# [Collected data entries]
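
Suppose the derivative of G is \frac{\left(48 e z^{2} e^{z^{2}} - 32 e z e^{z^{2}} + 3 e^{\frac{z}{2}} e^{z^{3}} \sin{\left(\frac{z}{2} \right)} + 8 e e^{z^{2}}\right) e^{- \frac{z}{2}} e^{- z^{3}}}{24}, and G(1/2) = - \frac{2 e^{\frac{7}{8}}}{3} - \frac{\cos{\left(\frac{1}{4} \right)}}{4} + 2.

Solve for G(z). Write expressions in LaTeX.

G(z) = - \frac{\left(3 e^{\frac{z}{2}} \cos{\left(\frac{z}{2} \right)} - 24 e^{\frac{z}{2}} + 8 e e^{z^{2}} e^{- z^{3}}\right) e^{- \frac{z}{2}}}{12}

Recover the given G'(z) by differentiating a candidate G(z); any mismatch rules it out.
A general antiderivative is - \frac{\cos{\left(\frac{z}{2} \right)}}{4} - \frac{2 e^{- \frac{z}{2}} e^{- z^{3} + z^{2} + 1}}{3} + C.
The condition gives C = - \frac{2 e^{\frac{7}{8}}}{3} - \frac{\cos{\left(\frac{1}{4} \right)}}{4} + 2 - (- \frac{2 e^{\frac{7}{8}}}{3} - \frac{\cos{\left(\frac{1}{4} \right)}}{4}) = 2.
So G(z) = - \frac{\left(3 e^{\frac{z}{2}} \cos{\left(\frac{z}{2} \right)} - 24 e^{\frac{z}{2}} + 8 e e^{z^{2}} e^{- z^{3}}\right) e^{- \frac{z}{2}}}{12}.
Check: d/dz[- \frac{\left(3 e^{\frac{z}{2}} \cos{\left(\frac{z}{2} \right)} - 24 e^{\frac{z}{2}} + 8 e e^{z^{2}} e^{- z^{3}}\right) e^{- \frac{z}{2}}}{12}] = \frac{\left(48 e z^{2} e^{z^{2}} - 32 e z e^{z^{2}} + 3 e^{\frac{z}{2}} e^{z^{3}} \sin{\left(\frac{z}{2} \right)} + 8 e e^{z^{2}}\right) e^{- \frac{z}{2}} e^{- z^{3}}}{24} = G'(z).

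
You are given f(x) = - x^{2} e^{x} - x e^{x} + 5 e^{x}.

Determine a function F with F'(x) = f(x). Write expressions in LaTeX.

f has the shape u'v + uv' for u = - x^{2} + x + 4 and v = e^{x} — it is the derivative of the product u*v.
Check: d/dx[\left(- x^{2} + x + 4\right) e^{x}] = - x^{2} e^{x} - x e^{x} + 5 e^{x} = f(x).

An antiderivative is F(x) = \left(- x^{2} + x + 4\right) e^{x}.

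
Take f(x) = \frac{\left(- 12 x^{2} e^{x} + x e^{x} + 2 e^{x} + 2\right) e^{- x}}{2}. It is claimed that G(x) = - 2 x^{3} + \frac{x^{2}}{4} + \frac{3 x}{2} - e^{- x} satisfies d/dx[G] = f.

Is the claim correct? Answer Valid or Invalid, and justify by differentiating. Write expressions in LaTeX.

d/dx[G] = \frac{\left(- 12 x^{2} e^{x} + x e^{x} + 3 e^{x} + 2\right) e^{- x}}{2}
d/dx[G] - f(x) = \frac{1}{2} != 0.

Invalid: d/dx[G] - f = \frac{1}{2}, which is not 0.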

# [Exercise directions]
Copy out exactly the lines that run from the one holding "Is the claim" through the end of the data above.

# [Answer]
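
Is the claim correct? Answer Valid or Invalid, and justify by differentiating. Write expressions in LaTeX.

d/dx[G] = \frac{\left(- 12 x^{2} e^{x} + x e^{x} + 3 e^{x} + 2\right) e^{- x}}{2}
d/dx[G] - f(x) = \frac{1}{2} != 0.

Invalid: d/dx[G] - f = \frac{1}{2}, which is not 0.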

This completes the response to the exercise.